(Collection entries)
◆ ◆ ◆ ◆

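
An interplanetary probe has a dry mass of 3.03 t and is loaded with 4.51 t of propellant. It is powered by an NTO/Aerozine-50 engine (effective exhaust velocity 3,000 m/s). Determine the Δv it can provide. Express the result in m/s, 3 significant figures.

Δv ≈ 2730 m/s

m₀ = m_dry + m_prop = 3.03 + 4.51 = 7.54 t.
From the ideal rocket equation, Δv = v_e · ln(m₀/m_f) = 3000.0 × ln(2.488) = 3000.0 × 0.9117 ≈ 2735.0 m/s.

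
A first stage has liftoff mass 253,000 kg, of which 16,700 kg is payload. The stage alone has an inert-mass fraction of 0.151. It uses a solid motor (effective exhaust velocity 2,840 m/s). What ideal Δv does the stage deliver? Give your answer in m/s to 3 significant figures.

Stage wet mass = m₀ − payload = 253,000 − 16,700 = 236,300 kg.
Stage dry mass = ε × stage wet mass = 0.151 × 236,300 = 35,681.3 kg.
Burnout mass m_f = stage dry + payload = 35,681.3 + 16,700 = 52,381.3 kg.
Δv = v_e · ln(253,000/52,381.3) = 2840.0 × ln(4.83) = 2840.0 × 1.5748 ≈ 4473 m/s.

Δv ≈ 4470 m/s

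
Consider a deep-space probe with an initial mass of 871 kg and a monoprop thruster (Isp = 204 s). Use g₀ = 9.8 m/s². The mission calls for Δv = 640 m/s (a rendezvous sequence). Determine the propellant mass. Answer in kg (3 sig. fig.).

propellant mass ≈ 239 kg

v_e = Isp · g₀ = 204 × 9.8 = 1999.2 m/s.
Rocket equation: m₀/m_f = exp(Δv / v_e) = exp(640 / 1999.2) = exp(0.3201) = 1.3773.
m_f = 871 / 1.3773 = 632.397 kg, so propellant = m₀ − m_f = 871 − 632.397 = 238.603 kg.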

◆ ◆ ◆ ◆

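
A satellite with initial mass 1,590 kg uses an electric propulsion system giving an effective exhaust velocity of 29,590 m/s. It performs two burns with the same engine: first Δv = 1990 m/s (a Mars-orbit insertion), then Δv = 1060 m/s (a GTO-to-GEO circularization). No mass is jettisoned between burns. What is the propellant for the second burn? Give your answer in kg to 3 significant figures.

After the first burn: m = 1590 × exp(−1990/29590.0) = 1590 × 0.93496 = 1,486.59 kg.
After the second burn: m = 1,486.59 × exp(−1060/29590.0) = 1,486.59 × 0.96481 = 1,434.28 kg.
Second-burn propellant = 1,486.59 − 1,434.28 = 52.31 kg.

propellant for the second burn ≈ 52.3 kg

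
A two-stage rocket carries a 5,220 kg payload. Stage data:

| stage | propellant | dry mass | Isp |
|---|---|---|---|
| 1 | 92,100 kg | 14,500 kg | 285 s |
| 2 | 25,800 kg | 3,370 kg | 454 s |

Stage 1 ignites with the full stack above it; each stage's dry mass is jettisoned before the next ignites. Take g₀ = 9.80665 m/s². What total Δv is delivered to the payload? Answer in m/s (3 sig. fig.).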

◆ ◆ ◆ ◆

Will you return exactly the lines above from the one with "A satellite with" down to the one with "kg | 454 s |", counting both as part of the range?

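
A satellite with initial mass 1,590 kg uses an electric propulsion system giving an effective exhaust velocity of 29,590 m/s. It performs two burns with the same engine: first Δv = 1990 m/s (a Mars-orbit insertion), then Δv = 1060 m/s (a GTO-to-GEO circularization). No mass is jettisoned between burns. What is the propellant for the second burn? Give your answer in kg to 3 significant figures.

After the first burn: m = 1590 × exp(−1990/29590.0) = 1590 × 0.93496 = 1,486.59 kg.
After the second burn: m = 1,486.59 × exp(−1060/29590.0) = 1,486.59 × 0.96481 = 1,434.28 kg.
Second-burn propellant = 1,486.59 − 1,434.28 = 52.31 kg.

propellant for the second burn ≈ 52.3 kg

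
A two-stage rocket carries a 5,220 kg payload. Stage data:

| stage | propellant | dry mass | Isp |
|---|---|---|---|
| 1 | 92,100 kg | 14,500 kg | 285 s |
| 2 | 25,800 kg | 3,370 kg | 454 s |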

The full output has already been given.